(Beginning of Data)

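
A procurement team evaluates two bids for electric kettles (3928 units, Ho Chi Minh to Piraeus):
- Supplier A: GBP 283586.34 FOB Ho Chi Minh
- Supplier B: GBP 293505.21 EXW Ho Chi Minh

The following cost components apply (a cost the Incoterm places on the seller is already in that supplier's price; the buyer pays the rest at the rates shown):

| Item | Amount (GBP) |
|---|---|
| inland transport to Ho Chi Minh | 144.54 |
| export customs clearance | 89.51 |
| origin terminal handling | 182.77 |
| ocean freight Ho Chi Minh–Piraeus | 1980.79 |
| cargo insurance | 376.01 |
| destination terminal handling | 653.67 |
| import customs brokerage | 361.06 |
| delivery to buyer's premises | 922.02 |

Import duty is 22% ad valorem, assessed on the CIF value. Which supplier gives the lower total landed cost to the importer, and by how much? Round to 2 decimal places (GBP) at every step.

Supplier A is cheaper by GBP 12609.54

Supplier A (FOB):
CIF value = FOB price + freight + insurance = 283586.34 + 1980.79 + 376.01 = 285943.14
Import duty = 285943.14 × 22% = 62907.49
Buyer bears (A): 1980.79 + 376.01 + 653.67 + 361.06 + 922.02 = 4293.55
Landed cost (A) = invoice 283586.34 + 4293.55 + duty 62907.49 = 350787.38
Supplier B (EXW):
CIF value = EXW price + inland to port + export clearance + origin terminal + freight + insurance = 293505.21 + 144.54 + 89.51 + 182.77 + 1980.79 + 376.01 = 296278.83
Import duty = 296278.83 × 22% = 65181.34
Buyer bears (B): 144.54 + 89.51 + 182.77 + 1980.79 + 376.01 + 653.67 + 361.06 + 922.02 = 4710.37
Landed cost (B) = invoice 293505.21 + 4710.37 + duty 65181.34 = 363396.92
Difference = |350787.38 − 363396.92| = 12609.54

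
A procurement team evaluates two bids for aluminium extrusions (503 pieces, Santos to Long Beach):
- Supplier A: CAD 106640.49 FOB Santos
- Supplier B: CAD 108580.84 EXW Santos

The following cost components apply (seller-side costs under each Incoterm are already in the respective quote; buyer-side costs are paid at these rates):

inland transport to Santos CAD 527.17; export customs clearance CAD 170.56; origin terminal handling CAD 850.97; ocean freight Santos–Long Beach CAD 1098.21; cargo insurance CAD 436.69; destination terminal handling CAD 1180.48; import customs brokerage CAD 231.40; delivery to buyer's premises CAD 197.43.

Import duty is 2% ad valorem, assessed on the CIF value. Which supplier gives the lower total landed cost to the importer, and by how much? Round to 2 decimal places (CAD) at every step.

Supplier A is cheaper by CAD 3558.83

Supplier A (FOB):
CIF value = FOB price + freight + insurance = 106640.49 + 1098.21 + 436.69 = 108175.39
Import duty = 108175.39 × 2% = 2163.51
Buyer bears (A): 1098.21 + 436.69 + 1180.48 + 231.40 + 197.43 = 3144.21
Landed cost (A) = invoice 106640.49 + 3144.21 + duty 2163.51 = 111948.21
Supplier B (EXW):
CIF value = EXW price + inland to port + export clearance + origin terminal + freight + insurance = 108580.84 + 527.17 + 170.56 + 850.97 + 1098.21 + 436.69 = 111664.44
Import duty = 111664.44 × 2% = 2233.29
Buyer bears (B): 527.17 + 170.56 + 850.97 + 1098.21 + 436.69 + 1180.48 + 231.40 + 197.43 = 4692.91
Landed cost (B) = invoice 108580.84 + 4692.91 + duty 2233.29 = 115507.04
Difference = |111948.21 − 115507.04| = 3558.83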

(End of Data)

Instructions for the task:
Copy out, from the records above, every line that holds the string "evaluates".

Solution to the exercise:
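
A procurement team evaluates two bids for electric kettles (3928 units, Ho Chi Minh to Piraeus):
A procurement team evaluates two bids for aluminium extrusions (503 pieces, Santos to Long Beach):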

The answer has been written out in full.